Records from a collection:
******

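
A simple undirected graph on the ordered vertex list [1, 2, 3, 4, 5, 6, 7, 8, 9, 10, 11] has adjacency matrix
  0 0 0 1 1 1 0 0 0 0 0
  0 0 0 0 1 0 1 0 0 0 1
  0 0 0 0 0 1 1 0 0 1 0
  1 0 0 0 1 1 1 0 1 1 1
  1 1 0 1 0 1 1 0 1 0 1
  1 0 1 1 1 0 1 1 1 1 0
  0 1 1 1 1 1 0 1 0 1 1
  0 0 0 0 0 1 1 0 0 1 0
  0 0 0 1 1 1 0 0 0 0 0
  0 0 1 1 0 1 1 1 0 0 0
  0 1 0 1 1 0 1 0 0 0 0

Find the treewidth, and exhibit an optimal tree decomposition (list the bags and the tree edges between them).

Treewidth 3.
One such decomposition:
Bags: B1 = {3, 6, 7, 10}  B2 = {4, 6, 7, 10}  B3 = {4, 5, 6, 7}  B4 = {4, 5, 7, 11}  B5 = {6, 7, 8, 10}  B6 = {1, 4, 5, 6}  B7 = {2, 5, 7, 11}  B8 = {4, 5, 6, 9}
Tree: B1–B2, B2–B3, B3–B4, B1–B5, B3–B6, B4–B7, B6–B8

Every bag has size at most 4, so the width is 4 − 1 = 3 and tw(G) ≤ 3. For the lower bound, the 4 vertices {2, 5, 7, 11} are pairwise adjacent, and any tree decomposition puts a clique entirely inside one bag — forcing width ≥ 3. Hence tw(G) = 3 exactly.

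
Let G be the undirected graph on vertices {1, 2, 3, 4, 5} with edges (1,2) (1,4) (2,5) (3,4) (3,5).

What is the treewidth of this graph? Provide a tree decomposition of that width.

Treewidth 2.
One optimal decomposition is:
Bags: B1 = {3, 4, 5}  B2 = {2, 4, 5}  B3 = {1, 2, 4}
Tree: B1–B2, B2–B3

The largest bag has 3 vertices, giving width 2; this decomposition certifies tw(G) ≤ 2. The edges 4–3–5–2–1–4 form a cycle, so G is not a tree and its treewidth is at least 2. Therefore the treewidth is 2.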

******

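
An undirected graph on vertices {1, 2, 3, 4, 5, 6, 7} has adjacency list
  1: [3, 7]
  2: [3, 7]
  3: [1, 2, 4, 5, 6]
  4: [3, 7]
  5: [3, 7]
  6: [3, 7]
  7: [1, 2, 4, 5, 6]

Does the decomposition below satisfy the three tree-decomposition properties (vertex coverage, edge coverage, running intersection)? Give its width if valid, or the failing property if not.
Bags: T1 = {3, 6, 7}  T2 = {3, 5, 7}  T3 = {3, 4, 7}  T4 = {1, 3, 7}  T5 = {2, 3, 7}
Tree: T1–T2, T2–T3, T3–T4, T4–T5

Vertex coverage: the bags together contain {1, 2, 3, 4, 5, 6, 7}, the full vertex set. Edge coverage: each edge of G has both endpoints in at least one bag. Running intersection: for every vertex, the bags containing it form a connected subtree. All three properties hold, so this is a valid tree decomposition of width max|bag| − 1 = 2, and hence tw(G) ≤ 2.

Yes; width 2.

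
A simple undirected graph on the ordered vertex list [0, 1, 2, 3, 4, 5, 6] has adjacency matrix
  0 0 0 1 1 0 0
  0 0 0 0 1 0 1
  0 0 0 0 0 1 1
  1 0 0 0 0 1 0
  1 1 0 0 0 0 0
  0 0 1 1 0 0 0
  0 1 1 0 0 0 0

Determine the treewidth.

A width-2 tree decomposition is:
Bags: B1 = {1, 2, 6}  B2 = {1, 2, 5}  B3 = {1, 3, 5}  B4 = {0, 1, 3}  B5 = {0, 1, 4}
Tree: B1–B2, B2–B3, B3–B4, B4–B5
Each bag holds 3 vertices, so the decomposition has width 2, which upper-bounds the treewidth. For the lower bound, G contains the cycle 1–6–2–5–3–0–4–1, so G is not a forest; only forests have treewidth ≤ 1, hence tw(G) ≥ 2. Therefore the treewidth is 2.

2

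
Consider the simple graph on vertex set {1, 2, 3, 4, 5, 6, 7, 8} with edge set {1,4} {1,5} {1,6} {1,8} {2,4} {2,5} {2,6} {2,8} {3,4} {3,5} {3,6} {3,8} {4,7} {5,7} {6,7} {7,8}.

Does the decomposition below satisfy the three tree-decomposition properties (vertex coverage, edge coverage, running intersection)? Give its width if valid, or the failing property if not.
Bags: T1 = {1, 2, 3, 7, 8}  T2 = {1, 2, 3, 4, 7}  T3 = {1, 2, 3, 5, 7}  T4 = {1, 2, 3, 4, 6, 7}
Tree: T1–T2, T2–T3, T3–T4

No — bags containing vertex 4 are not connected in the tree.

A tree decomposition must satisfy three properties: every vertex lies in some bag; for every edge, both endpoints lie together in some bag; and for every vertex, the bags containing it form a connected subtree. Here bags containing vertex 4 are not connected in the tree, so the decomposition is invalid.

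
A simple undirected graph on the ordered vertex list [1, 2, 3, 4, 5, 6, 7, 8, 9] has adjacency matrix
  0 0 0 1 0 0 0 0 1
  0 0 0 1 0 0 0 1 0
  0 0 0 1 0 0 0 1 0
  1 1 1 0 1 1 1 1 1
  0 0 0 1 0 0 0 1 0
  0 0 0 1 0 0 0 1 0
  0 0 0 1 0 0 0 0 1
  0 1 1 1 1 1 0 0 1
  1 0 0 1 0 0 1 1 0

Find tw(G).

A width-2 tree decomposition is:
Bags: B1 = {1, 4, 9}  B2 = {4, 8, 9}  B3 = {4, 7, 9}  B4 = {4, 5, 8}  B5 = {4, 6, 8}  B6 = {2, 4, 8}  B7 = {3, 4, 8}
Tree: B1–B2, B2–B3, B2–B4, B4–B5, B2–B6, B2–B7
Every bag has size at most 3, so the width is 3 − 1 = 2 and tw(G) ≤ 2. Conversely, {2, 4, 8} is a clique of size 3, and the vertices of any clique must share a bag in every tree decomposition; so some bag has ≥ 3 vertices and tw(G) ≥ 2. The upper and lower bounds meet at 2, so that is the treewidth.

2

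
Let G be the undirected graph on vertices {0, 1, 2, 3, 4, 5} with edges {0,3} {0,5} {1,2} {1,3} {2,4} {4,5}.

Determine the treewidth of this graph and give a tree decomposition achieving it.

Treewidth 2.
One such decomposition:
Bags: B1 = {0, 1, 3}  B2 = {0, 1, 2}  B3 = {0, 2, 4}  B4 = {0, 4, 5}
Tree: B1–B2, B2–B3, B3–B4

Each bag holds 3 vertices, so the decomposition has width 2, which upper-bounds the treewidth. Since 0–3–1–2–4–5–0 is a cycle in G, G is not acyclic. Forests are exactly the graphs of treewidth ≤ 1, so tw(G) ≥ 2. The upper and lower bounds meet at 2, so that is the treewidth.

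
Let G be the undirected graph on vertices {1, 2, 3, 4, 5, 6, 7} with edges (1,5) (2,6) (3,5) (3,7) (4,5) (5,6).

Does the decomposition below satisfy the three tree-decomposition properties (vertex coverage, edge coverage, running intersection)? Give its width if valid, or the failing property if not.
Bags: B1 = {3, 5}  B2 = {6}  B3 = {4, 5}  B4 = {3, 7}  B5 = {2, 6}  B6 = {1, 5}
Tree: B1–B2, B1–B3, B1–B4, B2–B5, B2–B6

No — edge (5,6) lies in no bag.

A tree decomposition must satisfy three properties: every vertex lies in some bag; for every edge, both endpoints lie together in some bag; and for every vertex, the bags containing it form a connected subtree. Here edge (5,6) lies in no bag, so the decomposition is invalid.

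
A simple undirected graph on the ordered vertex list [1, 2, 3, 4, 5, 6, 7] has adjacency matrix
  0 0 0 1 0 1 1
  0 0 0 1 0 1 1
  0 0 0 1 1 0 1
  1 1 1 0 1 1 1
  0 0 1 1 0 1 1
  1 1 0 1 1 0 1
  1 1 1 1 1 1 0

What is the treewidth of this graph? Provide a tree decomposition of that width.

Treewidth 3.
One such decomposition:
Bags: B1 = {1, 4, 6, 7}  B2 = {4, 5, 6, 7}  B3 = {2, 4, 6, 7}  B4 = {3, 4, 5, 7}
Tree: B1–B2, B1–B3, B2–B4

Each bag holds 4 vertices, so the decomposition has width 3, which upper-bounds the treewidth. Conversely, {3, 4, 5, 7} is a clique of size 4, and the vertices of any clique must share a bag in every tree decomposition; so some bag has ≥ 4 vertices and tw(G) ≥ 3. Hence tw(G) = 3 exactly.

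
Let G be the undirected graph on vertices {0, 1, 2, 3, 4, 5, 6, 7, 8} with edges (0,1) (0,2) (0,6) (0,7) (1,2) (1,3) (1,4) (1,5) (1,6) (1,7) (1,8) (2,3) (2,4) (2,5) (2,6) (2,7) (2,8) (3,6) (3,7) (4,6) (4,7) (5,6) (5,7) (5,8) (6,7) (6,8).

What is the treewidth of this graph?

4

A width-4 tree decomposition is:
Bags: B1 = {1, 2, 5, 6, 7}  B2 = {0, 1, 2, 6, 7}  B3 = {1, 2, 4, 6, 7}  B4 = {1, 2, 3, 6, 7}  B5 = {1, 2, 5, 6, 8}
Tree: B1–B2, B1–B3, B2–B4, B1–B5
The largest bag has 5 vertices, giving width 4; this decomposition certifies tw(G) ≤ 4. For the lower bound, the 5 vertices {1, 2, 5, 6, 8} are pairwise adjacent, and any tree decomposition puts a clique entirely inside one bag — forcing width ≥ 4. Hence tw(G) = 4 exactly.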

******

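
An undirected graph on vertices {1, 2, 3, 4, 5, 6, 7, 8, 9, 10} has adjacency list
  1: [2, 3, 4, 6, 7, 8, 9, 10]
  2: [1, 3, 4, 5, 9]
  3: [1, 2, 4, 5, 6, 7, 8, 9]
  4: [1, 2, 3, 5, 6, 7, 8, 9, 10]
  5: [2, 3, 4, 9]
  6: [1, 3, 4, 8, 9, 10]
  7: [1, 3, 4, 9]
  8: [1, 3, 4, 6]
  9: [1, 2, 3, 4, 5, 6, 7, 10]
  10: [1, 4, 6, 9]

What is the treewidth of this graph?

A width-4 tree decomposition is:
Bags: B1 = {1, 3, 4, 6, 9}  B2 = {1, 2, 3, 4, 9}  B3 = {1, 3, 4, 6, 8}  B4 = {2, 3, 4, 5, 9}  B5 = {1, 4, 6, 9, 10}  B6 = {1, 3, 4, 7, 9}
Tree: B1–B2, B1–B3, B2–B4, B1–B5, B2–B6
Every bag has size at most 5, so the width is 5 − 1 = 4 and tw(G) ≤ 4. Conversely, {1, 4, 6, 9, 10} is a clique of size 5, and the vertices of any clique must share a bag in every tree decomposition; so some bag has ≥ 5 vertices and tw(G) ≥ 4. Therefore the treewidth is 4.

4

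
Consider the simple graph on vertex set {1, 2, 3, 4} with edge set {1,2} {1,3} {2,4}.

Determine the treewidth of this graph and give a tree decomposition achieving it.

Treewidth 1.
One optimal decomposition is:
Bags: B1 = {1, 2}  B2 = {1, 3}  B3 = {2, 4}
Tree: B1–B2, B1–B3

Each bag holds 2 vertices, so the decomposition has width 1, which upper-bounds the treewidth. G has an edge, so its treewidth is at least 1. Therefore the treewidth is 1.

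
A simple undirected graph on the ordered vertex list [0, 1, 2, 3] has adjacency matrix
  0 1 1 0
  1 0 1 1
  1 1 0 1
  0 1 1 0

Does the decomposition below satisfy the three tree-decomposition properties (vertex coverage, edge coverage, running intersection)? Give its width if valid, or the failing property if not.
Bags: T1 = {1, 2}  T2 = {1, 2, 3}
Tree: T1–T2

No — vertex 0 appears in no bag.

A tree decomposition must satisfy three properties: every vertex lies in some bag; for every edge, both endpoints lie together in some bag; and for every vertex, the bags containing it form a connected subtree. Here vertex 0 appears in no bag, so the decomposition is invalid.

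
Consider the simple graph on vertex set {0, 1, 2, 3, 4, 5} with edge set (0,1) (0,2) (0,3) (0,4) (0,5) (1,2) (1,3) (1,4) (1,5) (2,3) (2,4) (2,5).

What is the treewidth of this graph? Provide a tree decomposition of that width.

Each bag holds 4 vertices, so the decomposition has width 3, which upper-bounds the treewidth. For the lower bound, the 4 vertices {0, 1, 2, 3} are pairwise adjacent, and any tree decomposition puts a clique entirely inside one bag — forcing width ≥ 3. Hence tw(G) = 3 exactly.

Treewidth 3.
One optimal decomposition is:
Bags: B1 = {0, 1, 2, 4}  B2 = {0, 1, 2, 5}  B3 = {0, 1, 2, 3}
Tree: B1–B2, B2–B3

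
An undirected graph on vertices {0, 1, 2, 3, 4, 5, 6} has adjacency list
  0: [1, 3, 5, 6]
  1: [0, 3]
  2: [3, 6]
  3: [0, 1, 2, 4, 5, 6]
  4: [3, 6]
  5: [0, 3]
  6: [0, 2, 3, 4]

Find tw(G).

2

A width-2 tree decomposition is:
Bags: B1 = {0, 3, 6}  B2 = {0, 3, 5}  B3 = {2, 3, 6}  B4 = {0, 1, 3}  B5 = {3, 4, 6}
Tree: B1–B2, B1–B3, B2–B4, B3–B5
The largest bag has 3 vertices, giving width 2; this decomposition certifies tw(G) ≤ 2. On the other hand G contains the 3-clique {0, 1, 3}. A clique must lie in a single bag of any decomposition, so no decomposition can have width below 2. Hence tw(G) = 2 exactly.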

******

• What the task requires: Based on the records above, count the lines in which "simple" occurs and provide only the number.

• Answer space: 8